------ PROVIDED DATA

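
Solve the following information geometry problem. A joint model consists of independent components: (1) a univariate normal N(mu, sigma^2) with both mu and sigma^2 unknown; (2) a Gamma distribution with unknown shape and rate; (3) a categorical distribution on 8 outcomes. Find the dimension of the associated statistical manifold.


The dimension of a statistical manifold equals the number of free
(independent) real parameters of the model. For a product of independent
blocks the parameter counts add.
- normal (mu, sigma^2): 2.
- Gamma (shape, rate): 2.
- categorical on 8 outcomes (probabilities sum to 1): 8-1 = 7.
Total = 2 + 2 + 7 = 11.
Dimension = 11

11


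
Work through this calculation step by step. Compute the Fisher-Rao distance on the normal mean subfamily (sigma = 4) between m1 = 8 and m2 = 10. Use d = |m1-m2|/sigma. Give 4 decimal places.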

------------

YOUR INSTRUCTIONS - A complete, exact transcription of the records is needed.

ANSWER SPACE -
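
Solve the following information geometry problem. A joint model consists of independent components: (1) a univariate normal N(mu, sigma^2) with both mu and sigma^2 unknown; (2) a Gamma distribution with unknown shape and rate; (3) a categorical distribution on 8 outcomes. Find the dimension of the associated statistical manifold.


The dimension of a statistical manifold equals the number of free
(independent) real parameters of the model. For a product of independent
blocks the parameter counts add.
- normal (mu, sigma^2): 2.
- Gamma (shape, rate): 2.
- categorical on 8 outcomes (probabilities sum to 1): 8-1 = 7.
Total = 2 + 2 + 7 = 11.
Dimension = 11

11


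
Work through this calculation step by step. Compute the Fisher-Rao distance on the normal mean subfamily (sigma = 4) between m1 = 8 and m2 = 10. Use d = |m1-m2|/sigma. Give 4 decimal places.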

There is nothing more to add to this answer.